Data provided
————

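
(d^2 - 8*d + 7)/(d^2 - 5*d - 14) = (d - 1)/(d + 2)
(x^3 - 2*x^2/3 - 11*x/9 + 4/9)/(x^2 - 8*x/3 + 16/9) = (3*x^2 + 2*x - 1)/(3*x - 4)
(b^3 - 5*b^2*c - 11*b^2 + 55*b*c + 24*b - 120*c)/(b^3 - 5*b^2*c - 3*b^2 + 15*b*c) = (b - 8)/b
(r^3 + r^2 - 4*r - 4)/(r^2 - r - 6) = (r^2 - r - 2)/(r - 3)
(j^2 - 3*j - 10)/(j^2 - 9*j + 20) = (j + 2)/(j - 4)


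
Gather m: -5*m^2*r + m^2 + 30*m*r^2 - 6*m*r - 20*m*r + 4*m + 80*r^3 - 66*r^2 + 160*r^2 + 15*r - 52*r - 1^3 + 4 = m^2*(1 - 5*r) + m*(30*r^2 - 26*r + 4) + 80*r^3 + 94*r^2 - 37*r + 3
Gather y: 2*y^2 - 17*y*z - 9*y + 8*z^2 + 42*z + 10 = 2*y^2 + y*(-17*z - 9) + 8*z^2 + 42*z + 10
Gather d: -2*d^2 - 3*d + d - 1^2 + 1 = -2*d^2 - 2*d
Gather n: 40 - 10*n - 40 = -10*n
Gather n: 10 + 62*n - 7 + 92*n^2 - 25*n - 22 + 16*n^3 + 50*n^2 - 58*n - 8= 16*n^3 + 142*n^2 - 21*n - 27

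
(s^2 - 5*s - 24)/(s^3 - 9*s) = (s - 8)/(s*(s - 3))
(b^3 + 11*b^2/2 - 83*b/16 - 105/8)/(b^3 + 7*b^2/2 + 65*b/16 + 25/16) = (4*b^2 + 17*b - 42)/(4*b^2 + 9*b + 5)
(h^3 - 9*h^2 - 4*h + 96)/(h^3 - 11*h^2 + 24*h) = (h^2 - h - 12)/(h*(h - 3))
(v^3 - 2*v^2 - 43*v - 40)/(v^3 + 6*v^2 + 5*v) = (v - 8)/v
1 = 1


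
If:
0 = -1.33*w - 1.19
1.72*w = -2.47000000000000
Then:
No Solution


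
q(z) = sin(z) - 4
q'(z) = cos(z)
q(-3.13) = -4.01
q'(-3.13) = -1.00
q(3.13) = -3.99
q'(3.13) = -1.00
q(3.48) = -4.33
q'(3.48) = -0.94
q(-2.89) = -4.25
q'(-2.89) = -0.97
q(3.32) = -4.18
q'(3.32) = -0.98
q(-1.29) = -4.96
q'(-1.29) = 0.28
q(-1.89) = -4.95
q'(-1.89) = -0.31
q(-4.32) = -3.08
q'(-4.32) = -0.38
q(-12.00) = -3.46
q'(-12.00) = 0.84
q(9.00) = -3.59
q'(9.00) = -0.91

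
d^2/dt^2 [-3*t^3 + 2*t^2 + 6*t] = 4 - 18*t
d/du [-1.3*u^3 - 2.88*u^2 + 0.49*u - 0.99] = -3.9*u^2 - 5.76*u + 0.49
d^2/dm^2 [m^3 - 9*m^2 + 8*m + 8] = 6*m - 18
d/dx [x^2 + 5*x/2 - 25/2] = 2*x + 5/2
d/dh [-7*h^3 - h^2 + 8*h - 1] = -21*h^2 - 2*h + 8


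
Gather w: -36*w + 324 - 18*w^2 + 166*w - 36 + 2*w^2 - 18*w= -16*w^2 + 112*w + 288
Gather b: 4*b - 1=4*b - 1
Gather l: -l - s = -l - s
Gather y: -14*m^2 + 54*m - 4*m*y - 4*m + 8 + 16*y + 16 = -14*m^2 + 50*m + y*(16 - 4*m) + 24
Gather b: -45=-45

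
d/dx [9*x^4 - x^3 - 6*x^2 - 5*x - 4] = 36*x^3 - 3*x^2 - 12*x - 5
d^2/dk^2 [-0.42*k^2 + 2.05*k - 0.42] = -0.840000000000000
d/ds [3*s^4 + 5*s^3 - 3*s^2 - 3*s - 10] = 12*s^3 + 15*s^2 - 6*s - 3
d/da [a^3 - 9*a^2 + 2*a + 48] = 3*a^2 - 18*a + 2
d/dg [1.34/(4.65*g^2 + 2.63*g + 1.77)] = (-12.462*g - 3.5242)/(4.65*g^2 + 2.63*g + 1.77)^2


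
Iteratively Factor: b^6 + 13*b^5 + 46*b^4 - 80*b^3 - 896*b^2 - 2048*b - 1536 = (b + 4)*(b^5 + 9*b^4 + 10*b^3 - 120*b^2 - 416*b - 384) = (b + 2)*(b + 4)*(b^4 + 7*b^3 - 4*b^2 - 112*b - 192) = (b + 2)*(b + 4)^2*(b^3 + 3*b^2 - 16*b - 48) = (b + 2)*(b + 4)^3*(b^2 - b - 12) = (b + 2)*(b + 3)*(b + 4)^3*(b - 4)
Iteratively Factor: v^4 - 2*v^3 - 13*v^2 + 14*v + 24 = (v + 1)*(v^3 - 3*v^2 - 10*v + 24) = (v - 2)*(v + 1)*(v^2 - v - 12) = (v - 2)*(v + 1)*(v + 3)*(v - 4)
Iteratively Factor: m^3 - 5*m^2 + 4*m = (m - 1)*(m^2 - 4*m) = (m - 4)*(m - 1)*(m)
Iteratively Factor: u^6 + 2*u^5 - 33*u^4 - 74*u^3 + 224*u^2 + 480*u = (u + 4)*(u^5 - 2*u^4 - 25*u^3 + 26*u^2 + 120*u) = (u + 2)*(u + 4)*(u^4 - 4*u^3 - 17*u^2 + 60*u) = (u - 5)*(u + 2)*(u + 4)*(u^3 + u^2 - 12*u) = u*(u - 5)*(u + 2)*(u + 4)*(u^2 + u - 12) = u*(u - 5)*(u + 2)*(u + 4)^2*(u - 3)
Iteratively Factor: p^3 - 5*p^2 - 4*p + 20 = (p - 5)*(p^2 - 4) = (p - 5)*(p + 2)*(p - 2)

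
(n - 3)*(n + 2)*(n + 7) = n^3 + 6*n^2 - 13*n - 42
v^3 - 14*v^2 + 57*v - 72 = (v - 8)*(v - 3)^2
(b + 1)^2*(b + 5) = b^3 + 7*b^2 + 11*b + 5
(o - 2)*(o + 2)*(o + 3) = o^3 + 3*o^2 - 4*o - 12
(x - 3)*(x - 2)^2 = x^3 - 7*x^2 + 16*x - 12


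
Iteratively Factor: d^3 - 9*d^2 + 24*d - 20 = (d - 5)*(d^2 - 4*d + 4) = (d - 5)*(d - 2)*(d - 2)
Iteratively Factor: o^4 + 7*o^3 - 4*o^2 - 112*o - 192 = (o + 4)*(o^3 + 3*o^2 - 16*o - 48) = (o - 4)*(o + 4)*(o^2 + 7*o + 12) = (o - 4)*(o + 4)^2*(o + 3)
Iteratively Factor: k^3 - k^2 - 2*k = (k - 2)*(k^2 + k) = k*(k - 2)*(k + 1)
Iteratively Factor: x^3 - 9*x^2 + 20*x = (x - 4)*(x^2 - 5*x) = (x - 5)*(x - 4)*(x)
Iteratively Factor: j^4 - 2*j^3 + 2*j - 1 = (j - 1)*(j^3 - j^2 - j + 1) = (j - 1)^2*(j^2 - 1) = (j - 1)^2*(j + 1)*(j - 1)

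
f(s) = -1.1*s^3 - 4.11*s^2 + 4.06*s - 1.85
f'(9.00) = -337.22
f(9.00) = -1100.12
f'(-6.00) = -65.42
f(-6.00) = 63.43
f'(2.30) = -32.30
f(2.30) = -27.64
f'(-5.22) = -42.95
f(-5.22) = 21.43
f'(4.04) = -83.01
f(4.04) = -125.06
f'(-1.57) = 8.83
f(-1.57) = -14.10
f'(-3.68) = -10.38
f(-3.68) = -17.63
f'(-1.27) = 9.18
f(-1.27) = -11.38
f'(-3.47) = -7.15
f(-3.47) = -19.47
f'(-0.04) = 4.38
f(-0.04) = -2.02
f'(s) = -3.3*s^2 - 8.22*s + 4.06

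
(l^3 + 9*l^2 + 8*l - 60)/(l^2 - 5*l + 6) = (l^2 + 11*l + 30)/(l - 3)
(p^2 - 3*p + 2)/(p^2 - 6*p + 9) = (p^2 - 3*p + 2)/(p^2 - 6*p + 9)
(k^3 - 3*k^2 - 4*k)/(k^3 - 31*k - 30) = k*(k - 4)/(k^2 - k - 30)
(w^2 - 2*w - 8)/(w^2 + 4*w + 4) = (w - 4)/(w + 2)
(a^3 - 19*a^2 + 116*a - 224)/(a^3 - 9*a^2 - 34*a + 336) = (a - 4)/(a + 6)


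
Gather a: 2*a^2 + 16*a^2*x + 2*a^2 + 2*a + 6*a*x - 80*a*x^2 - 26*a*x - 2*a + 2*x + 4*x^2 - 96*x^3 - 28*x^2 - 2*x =a^2*(16*x + 4) + a*(-80*x^2 - 20*x) - 96*x^3 - 24*x^2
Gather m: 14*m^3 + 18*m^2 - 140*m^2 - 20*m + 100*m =14*m^3 - 122*m^2 + 80*m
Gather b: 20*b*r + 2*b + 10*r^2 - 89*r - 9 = b*(20*r + 2) + 10*r^2 - 89*r - 9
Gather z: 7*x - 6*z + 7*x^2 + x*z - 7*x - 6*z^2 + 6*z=7*x^2 + x*z - 6*z^2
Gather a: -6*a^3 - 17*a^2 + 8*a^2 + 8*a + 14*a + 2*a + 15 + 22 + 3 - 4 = -6*a^3 - 9*a^2 + 24*a + 36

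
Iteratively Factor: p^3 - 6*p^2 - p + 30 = (p - 3)*(p^2 - 3*p - 10) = (p - 5)*(p - 3)*(p + 2)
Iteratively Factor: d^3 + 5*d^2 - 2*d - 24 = (d + 3)*(d^2 + 2*d - 8) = (d + 3)*(d + 4)*(d - 2)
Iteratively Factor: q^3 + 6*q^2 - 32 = (q + 4)*(q^2 + 2*q - 8) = (q - 2)*(q + 4)*(q + 4)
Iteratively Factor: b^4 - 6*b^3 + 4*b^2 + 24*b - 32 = (b - 2)*(b^3 - 4*b^2 - 4*b + 16) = (b - 2)*(b + 2)*(b^2 - 6*b + 8) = (b - 4)*(b - 2)*(b + 2)*(b - 2)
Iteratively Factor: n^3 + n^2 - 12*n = (n)*(n^2 + n - 12) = n*(n + 4)*(n - 3)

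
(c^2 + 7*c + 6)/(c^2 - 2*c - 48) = (c + 1)/(c - 8)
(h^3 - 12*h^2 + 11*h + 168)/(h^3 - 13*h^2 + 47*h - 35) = (h^2 - 5*h - 24)/(h^2 - 6*h + 5)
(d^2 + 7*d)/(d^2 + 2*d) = (d + 7)/(d + 2)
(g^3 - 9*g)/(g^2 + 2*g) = (g^2 - 9)/(g + 2)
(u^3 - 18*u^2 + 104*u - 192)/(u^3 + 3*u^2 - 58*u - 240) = (u^2 - 10*u + 24)/(u^2 + 11*u + 30)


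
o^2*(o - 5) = o^3 - 5*o^2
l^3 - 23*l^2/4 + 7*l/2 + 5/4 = (l - 5)*(l - 1)*(l + 1/4)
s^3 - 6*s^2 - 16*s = s*(s - 8)*(s + 2)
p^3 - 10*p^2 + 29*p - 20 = (p - 5)*(p - 4)*(p - 1)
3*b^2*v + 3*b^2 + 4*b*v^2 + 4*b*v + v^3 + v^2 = (b + v)*(3*b + v)*(v + 1)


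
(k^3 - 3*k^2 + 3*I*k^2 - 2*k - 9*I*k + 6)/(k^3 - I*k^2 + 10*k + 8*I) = (k - 3)/(k - 4*I)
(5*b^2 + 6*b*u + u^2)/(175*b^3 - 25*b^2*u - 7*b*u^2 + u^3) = (b + u)/(35*b^2 - 12*b*u + u^2)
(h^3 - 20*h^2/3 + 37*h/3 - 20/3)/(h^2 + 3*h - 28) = (3*h^2 - 8*h + 5)/(3*(h + 7))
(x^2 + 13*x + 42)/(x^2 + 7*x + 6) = (x + 7)/(x + 1)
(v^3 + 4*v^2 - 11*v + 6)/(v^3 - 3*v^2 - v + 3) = (v^2 + 5*v - 6)/(v^2 - 2*v - 3)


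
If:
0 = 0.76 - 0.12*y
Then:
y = 6.33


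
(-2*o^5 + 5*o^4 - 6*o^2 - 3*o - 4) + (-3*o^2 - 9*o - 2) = -2*o^5 + 5*o^4 - 9*o^2 - 12*o - 6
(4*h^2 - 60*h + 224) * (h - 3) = 4*h^3 - 72*h^2 + 404*h - 672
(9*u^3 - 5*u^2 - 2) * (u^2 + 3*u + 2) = 9*u^5 + 22*u^4 + 3*u^3 - 12*u^2 - 6*u - 4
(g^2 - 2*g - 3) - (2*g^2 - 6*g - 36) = -g^2 + 4*g + 33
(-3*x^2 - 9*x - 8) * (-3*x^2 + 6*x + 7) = 9*x^4 + 9*x^3 - 51*x^2 - 111*x - 56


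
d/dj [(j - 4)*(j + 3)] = 2*j - 1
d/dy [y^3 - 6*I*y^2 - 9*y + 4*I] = 3*y^2 - 12*I*y - 9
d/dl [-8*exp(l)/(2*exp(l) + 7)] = -56*exp(l)/(2*exp(l) + 7)^2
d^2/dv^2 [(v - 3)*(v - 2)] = 2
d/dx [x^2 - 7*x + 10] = 2*x - 7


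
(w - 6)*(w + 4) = w^2 - 2*w - 24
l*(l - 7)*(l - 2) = l^3 - 9*l^2 + 14*l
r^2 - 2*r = r*(r - 2)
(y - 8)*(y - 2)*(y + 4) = y^3 - 6*y^2 - 24*y + 64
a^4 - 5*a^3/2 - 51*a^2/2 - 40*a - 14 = (a - 7)*(a + 1/2)*(a + 2)^2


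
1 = 1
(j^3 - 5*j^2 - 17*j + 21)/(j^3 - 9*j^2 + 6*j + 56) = (j^2 + 2*j - 3)/(j^2 - 2*j - 8)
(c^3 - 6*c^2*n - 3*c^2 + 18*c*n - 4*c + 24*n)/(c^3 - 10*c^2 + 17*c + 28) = (c - 6*n)/(c - 7)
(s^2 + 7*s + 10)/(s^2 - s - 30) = (s + 2)/(s - 6)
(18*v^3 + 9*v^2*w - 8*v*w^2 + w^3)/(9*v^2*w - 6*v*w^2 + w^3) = (6*v^2 + 5*v*w - w^2)/(w*(3*v - w))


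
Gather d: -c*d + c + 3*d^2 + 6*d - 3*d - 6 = c + 3*d^2 + d*(3 - c) - 6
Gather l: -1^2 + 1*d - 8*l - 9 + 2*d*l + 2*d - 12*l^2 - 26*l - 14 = 3*d - 12*l^2 + l*(2*d - 34) - 24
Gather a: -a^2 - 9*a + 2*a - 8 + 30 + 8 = -a^2 - 7*a + 30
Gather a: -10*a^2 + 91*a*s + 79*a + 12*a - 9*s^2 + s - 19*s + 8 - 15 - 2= -10*a^2 + a*(91*s + 91) - 9*s^2 - 18*s - 9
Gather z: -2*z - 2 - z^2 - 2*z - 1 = -z^2 - 4*z - 3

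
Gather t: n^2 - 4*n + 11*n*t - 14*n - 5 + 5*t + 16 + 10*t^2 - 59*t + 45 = n^2 - 18*n + 10*t^2 + t*(11*n - 54) + 56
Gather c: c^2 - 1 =c^2 - 1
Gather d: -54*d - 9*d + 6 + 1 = 7 - 63*d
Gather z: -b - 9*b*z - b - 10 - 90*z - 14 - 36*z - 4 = -2*b + z*(-9*b - 126) - 28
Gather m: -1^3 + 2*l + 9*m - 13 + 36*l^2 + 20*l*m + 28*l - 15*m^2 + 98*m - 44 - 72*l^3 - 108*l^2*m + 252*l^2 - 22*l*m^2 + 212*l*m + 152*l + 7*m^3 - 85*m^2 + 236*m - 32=-72*l^3 + 288*l^2 + 182*l + 7*m^3 + m^2*(-22*l - 100) + m*(-108*l^2 + 232*l + 343) - 90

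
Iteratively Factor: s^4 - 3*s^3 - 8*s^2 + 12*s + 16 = (s - 4)*(s^3 + s^2 - 4*s - 4) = (s - 4)*(s + 1)*(s^2 - 4) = (s - 4)*(s - 2)*(s + 1)*(s + 2)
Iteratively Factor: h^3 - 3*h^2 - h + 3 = (h - 1)*(h^2 - 2*h - 3) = (h - 3)*(h - 1)*(h + 1)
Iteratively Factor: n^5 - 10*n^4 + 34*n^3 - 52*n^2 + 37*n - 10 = (n - 1)*(n^4 - 9*n^3 + 25*n^2 - 27*n + 10) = (n - 2)*(n - 1)*(n^3 - 7*n^2 + 11*n - 5) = (n - 2)*(n - 1)^2*(n^2 - 6*n + 5) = (n - 2)*(n - 1)^3*(n - 5)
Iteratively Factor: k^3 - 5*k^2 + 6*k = (k - 2)*(k^2 - 3*k) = (k - 3)*(k - 2)*(k)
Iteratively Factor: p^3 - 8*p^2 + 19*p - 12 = (p - 3)*(p^2 - 5*p + 4) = (p - 4)*(p - 3)*(p - 1)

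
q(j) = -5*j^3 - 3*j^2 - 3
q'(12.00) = -2232.00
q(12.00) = -9075.00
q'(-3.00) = -117.00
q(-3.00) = 105.00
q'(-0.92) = -7.18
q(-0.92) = -1.65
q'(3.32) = -185.26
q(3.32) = -219.04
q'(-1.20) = -14.40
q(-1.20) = 1.32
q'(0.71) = -11.82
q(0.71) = -6.30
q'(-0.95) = -7.84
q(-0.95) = -1.42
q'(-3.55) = -167.74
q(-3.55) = 182.89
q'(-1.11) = -11.82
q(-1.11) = 0.14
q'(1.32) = -34.06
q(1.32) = -19.73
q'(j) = -15*j^2 - 6*j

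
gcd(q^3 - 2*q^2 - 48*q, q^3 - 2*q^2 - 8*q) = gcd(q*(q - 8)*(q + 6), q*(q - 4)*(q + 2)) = q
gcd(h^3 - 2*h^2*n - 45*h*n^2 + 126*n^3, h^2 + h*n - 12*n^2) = h - 3*n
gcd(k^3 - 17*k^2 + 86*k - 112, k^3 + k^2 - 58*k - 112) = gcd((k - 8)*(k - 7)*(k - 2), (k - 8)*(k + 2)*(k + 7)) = k - 8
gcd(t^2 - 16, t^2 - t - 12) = t - 4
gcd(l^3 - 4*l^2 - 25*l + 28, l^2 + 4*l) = l + 4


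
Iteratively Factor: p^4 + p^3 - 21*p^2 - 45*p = (p + 3)*(p^3 - 2*p^2 - 15*p) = (p - 5)*(p + 3)*(p^2 + 3*p) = (p - 5)*(p + 3)^2*(p)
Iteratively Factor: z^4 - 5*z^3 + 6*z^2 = (z - 3)*(z^3 - 2*z^2) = z*(z - 3)*(z^2 - 2*z) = z*(z - 3)*(z - 2)*(z)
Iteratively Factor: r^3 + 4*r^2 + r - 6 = (r + 3)*(r^2 + r - 2) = (r + 2)*(r + 3)*(r - 1)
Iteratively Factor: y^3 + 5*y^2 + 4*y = (y)*(y^2 + 5*y + 4) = y*(y + 4)*(y + 1)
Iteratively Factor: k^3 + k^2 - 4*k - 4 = (k + 2)*(k^2 - k - 2) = (k + 1)*(k + 2)*(k - 2)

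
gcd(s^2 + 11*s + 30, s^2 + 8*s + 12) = s + 6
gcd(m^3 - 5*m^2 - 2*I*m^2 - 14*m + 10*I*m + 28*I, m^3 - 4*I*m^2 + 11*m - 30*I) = m - 2*I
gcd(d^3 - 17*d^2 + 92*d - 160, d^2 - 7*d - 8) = d - 8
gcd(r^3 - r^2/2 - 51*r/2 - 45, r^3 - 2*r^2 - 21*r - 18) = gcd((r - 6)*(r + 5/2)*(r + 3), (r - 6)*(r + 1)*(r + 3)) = r^2 - 3*r - 18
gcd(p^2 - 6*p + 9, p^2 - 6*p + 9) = p^2 - 6*p + 9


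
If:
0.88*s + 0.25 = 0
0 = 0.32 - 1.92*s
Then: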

————

What needs to be done
Your answer must be the lines above from the one containing "f'(-3.68) = -10.38" to the one containing "Iteratively Factor: q^3", both included, restated word for word.

Response to this exercise
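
f'(-3.68) = -10.38
f(-3.68) = -17.63
f'(-1.27) = 9.18
f(-1.27) = -11.38
f'(-3.47) = -7.15
f(-3.47) = -19.47
f'(-0.04) = 4.38
f(-0.04) = -2.02
f'(s) = -3.3*s^2 - 8.22*s + 4.06

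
(l^3 + 9*l^2 + 8*l - 60)/(l^2 - 5*l + 6) = (l^2 + 11*l + 30)/(l - 3)
(p^2 - 3*p + 2)/(p^2 - 6*p + 9) = (p^2 - 3*p + 2)/(p^2 - 6*p + 9)
(k^3 - 3*k^2 - 4*k)/(k^3 - 31*k - 30) = k*(k - 4)/(k^2 - k - 30)
(w^2 - 2*w - 8)/(w^2 + 4*w + 4) = (w - 4)/(w + 2)
(a^3 - 19*a^2 + 116*a - 224)/(a^3 - 9*a^2 - 34*a + 336) = (a - 4)/(a + 6)


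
Gather a: 2*a^2 + 16*a^2*x + 2*a^2 + 2*a + 6*a*x - 80*a*x^2 - 26*a*x - 2*a + 2*x + 4*x^2 - 96*x^3 - 28*x^2 - 2*x =a^2*(16*x + 4) + a*(-80*x^2 - 20*x) - 96*x^3 - 24*x^2
Gather m: 14*m^3 + 18*m^2 - 140*m^2 - 20*m + 100*m =14*m^3 - 122*m^2 + 80*m
Gather b: 20*b*r + 2*b + 10*r^2 - 89*r - 9 = b*(20*r + 2) + 10*r^2 - 89*r - 9
Gather z: 7*x - 6*z + 7*x^2 + x*z - 7*x - 6*z^2 + 6*z=7*x^2 + x*z - 6*z^2
Gather a: -6*a^3 - 17*a^2 + 8*a^2 + 8*a + 14*a + 2*a + 15 + 22 + 3 - 4 = -6*a^3 - 9*a^2 + 24*a + 36

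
Iteratively Factor: p^3 - 6*p^2 - p + 30 = (p - 3)*(p^2 - 3*p - 10) = (p - 5)*(p - 3)*(p + 2)
Iteratively Factor: d^3 + 5*d^2 - 2*d - 24 = (d + 3)*(d^2 + 2*d - 8) = (d + 3)*(d + 4)*(d - 2)
Iteratively Factor: q^3 + 6*q^2 - 32 = (q + 4)*(q^2 + 2*q - 8) = (q - 2)*(q + 4)*(q + 4)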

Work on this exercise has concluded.